Return exactly these lines and no others: the one containing "If a factory makes 12" and all that follow it to the end of the listing below.

------ Records for this task

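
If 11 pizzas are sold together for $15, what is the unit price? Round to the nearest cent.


Total cost: $15
Number of items: 11
Unit price: $15 / 11 = $1.3636... ≈ $1.36

$1.36


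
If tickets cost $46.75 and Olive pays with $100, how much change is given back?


Start with the amount paid:
$100
Subtract the price:
$100 - $46.75 = $53.25

$53.25


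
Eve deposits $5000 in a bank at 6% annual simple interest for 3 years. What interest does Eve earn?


Use the formula I = P x R x T / 100
P x R x T = 5000 x 6 x 3 = 90000
I = 90000 / 100 = $900

$900


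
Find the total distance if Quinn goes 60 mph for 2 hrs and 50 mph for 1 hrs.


Leg 1 distance:
60 x 2 = 120 miles
Leg 2 distance:
50 x 1 = 50 miles
Total distance:
120 + 50 = 170 miles

170 miles


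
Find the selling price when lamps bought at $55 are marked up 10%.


Calculate the markup amount:
10% of $55 = $5.50
Add to cost:
$55 + $5.50 = $60.50

$60.50


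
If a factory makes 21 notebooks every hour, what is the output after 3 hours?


Production rate: 21 notebooks per hour
Time: 3 hours
Total: 21 x 3 = 63 notebooks

63 notebooks


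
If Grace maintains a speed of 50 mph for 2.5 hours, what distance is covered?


Use the formula: distance = speed x time
Speed = 50 mph, Time = 2.5 hours
50 x 2.5 = 125 miles

125 miles


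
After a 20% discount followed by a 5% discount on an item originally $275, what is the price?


First discount:
20% of $275 = $55
Price after first discount:
$275 - $55 = $220
Second discount:
5% of $220 = $11
Final price:
$220 - $11 = $209

$209


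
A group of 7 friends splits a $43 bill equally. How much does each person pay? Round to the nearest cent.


Total bill: $43
Number of people: 7
Each pays: $43 / 7 = $6.1428... ≈ $6.14

$6.14


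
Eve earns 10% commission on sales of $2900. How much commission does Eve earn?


Convert rate to decimal:
10% = 0.1
Multiply by sales:
$2900 x 0.1 = $290

$290


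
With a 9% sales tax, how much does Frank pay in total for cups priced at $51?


Calculate the tax:
9% of $51 = $4.59
Add tax to price:
$51 + $4.59 = $55.59

$55.59


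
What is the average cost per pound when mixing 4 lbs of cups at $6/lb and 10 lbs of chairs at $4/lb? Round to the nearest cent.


Cost of cups:
4 x $6 = $24
Cost of chairs:
10 x $4 = $40
Total cost: $24 + $40 = $64
Total weight: 14 lbs
Average: $64 / 14 = $4.5714... ≈ $4.57/lb

$4.57/lb


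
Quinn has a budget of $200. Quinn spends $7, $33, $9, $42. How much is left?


Add up expenses:
$7 + $33 + $9 + $42 = $91
Subtract from budget:
$200 - $91 = $109

$109


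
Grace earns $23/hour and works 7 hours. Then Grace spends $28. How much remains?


Calculate earnings:
7 x $23 = $161
Subtract spending:
$161 - $28 = $133

$133


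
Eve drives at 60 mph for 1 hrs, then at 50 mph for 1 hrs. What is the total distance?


Leg 1 distance:
60 x 1 = 60 miles
Leg 2 distance:
50 x 1 = 50 miles
Total distance:
60 + 50 = 110 miles

110 miles


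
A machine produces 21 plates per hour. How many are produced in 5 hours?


Production rate: 21 plates per hour
Time: 5 hours
Total: 21 x 5 = 105 plates

105 plates


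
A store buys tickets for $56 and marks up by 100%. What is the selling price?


Calculate the markup amount:
100% of $56 = $56
Add to cost:
$56 + $56 = $112

$112


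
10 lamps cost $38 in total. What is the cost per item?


Total cost: $38
Number of items: 10
Unit price: $38 / 10 = $3.80

$3.80


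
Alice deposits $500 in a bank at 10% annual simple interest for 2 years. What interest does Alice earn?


Use the formula I = P x R x T / 100
P x R x T = 500 x 10 x 2 = 10000
I = 10000 / 100 = $100

$100


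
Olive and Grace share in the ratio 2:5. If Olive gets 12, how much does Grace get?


Find the multiplier:
12 / 2 = 6
Apply to Grace's share:
5 x 6 = 30

30


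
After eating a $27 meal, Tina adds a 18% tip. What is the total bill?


Calculate the tip:
18% of $27 = $4.86
Add tip to meal cost:
$27 + $4.86 = $31.86

$31.86


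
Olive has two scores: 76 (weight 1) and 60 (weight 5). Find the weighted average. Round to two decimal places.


Weighted sum:
1 x 76 + 5 x 60 = 376
Total weight:
1 + 5 = 6
Weighted average:
376 / 6 = 62.6666... ≈ 62.67

62.67


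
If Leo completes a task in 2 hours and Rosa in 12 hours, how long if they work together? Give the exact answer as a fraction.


Leo's rate: 1/2 of the job per hour
Rosa's rate: 1/12 of the job per hour
Combined rate: 1/2 + 1/12 = 7/12 per hour
Time = 1 / (7/12) = 12/7 hours (≈ 1.71 hours)

12/7 hours


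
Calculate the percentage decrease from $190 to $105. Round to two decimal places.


Find the absolute change:
|105 - 190| = 85
Divide by original and multiply by 100:
85 / 190 x 100 = 44.7368...% ≈ 44.74%

44.74%


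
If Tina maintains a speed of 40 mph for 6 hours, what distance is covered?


Use the formula: distance = speed x time
Speed = 40 mph, Time = 6 hours
40 x 6 = 240 miles

240 miles


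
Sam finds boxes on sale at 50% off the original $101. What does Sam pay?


Calculate the discount amount:
50% of $101 = $50.50
Subtract from original:
$101 - $50.50 = $50.50

$50.50


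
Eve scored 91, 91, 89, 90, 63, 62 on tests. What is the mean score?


Add the scores:
91 + 91 + 89 + 90 + 63 + 62 = 486
Divide by the number of tests:
486 / 6 = 81

81


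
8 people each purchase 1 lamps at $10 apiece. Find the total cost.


Cost per person:
1 x $10 = $10
Group total:
8 x $10 = $80

$80


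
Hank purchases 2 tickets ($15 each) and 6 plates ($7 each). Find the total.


Cost of tickets:
2 x $15 = $30
Cost of plates:
6 x $7 = $42
Add both:
$30 + $42 = $72

$72


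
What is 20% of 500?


Convert percentage to decimal:
20% = 0.2
Multiply:
500 x 0.2 = 100

100


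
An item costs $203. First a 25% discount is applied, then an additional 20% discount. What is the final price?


First discount:
25% of $203 = $50.75
Price after first discount:
$203 - $50.75 = $152.25
Second discount:
20% of $152.25 = $30.45
Final price:
$152.25 - $30.45 = $121.80

$121.80


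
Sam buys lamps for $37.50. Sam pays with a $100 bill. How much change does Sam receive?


Start with the amount paid:
$100
Subtract the price:
$100 - $37.50 = $62.50

$62.50


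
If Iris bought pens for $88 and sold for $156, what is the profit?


Selling price = $156
Cost price = $88
Profit = selling price - cost price:
Profit = $156 - $88 = $68

$68


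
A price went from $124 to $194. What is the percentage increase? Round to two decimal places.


Find the absolute change:
|194 - 124| = 70
Divide by original and multiply by 100:
70 / 124 x 100 = 56.4516...% ≈ 56.45%

56.45%


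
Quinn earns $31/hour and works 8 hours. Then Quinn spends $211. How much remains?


Calculate earnings:
8 x $31 = $248
Subtract spending:
$248 - $211 = $37

$37


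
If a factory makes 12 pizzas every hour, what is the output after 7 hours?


Production rate: 12 pizzas per hour
Time: 7 hours
Total: 12 x 7 = 84 pizzas

84 pizzas


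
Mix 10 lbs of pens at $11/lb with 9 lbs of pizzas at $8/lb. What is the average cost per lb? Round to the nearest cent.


Cost of pens:
10 x $11 = $110
Cost of pizzas:
9 x $8 = $72
Total cost: $110 + $72 = $182
Total weight: 19 lbs
Average: $182 / 19 = $9.5789... ≈ $9.58/lb

$9.58/lb


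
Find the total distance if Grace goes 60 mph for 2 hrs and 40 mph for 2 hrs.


Leg 1 distance:
60 x 2 = 120 miles
Leg 2 distance:
40 x 2 = 80 miles
Total distance:
120 + 80 = 200 miles

200 miles


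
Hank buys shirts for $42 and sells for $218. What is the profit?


Selling price = $218
Cost price = $42
Profit = selling price - cost price:
Profit = $218 - $42 = $176

$176


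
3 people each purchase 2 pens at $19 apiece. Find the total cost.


Cost per person:
2 x $19 = $38
Group total:
3 x $38 = $114

$114


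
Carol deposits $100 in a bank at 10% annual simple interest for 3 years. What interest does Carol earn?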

------------

» Exercise response:
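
If a factory makes 12 pizzas every hour, what is the output after 7 hours?


Production rate: 12 pizzas per hour
Time: 7 hours
Total: 12 x 7 = 84 pizzas

84 pizzas


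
Mix 10 lbs of pens at $11/lb with 9 lbs of pizzas at $8/lb. What is the average cost per lb? Round to the nearest cent.


Cost of pens:
10 x $11 = $110
Cost of pizzas:
9 x $8 = $72
Total cost: $110 + $72 = $182
Total weight: 19 lbs
Average: $182 / 19 = $9.5789... ≈ $9.58/lb

$9.58/lb


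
Find the total distance if Grace goes 60 mph for 2 hrs and 40 mph for 2 hrs.


Leg 1 distance:
60 x 2 = 120 miles
Leg 2 distance:
40 x 2 = 80 miles
Total distance:
120 + 80 = 200 miles

200 miles


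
Hank buys shirts for $42 and sells for $218. What is the profit?


Selling price = $218
Cost price = $42
Profit = selling price - cost price:
Profit = $218 - $42 = $176

$176


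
3 people each purchase 2 pens at $19 apiece. Find the total cost.


Cost per person:
2 x $19 = $38
Group total:
3 x $38 = $114

$114


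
Carol deposits $100 in a bank at 10% annual simple interest for 3 years. What interest does Carol earn?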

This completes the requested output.